[Dataset entries]
+-------+
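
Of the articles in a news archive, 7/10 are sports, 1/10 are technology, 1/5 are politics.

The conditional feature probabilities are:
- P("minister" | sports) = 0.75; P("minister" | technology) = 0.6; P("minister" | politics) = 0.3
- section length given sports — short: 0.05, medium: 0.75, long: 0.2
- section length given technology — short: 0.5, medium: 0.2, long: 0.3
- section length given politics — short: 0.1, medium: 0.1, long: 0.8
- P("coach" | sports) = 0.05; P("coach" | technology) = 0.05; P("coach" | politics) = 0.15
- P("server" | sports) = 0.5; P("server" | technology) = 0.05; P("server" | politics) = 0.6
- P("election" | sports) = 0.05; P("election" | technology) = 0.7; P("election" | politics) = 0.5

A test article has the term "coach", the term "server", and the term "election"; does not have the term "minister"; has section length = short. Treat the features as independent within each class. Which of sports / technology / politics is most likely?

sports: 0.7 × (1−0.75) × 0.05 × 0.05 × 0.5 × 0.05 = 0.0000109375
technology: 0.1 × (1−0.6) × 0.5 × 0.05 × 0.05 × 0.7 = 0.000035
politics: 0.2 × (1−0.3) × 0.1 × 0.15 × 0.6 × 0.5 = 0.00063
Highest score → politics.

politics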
+-------+
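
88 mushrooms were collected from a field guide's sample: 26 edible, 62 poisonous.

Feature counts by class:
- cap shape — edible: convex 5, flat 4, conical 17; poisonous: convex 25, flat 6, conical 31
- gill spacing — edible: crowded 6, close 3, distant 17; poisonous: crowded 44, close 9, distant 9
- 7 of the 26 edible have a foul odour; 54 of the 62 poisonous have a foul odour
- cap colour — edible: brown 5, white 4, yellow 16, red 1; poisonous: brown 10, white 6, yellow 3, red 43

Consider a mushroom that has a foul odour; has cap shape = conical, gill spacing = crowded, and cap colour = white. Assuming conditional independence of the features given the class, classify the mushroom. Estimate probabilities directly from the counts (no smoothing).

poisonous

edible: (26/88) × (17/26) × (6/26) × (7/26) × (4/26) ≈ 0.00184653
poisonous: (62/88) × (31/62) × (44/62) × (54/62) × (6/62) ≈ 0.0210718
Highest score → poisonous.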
+-------+
EXERCISE DETAILS |
Show every line above where "long" is found.

SOLUTION BELOW |
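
- section length given sports — short: 0.05, medium: 0.75, long: 0.2
- section length given technology — short: 0.5, medium: 0.2, long: 0.3
- section length given politics — short: 0.1, medium: 0.1, long: 0.8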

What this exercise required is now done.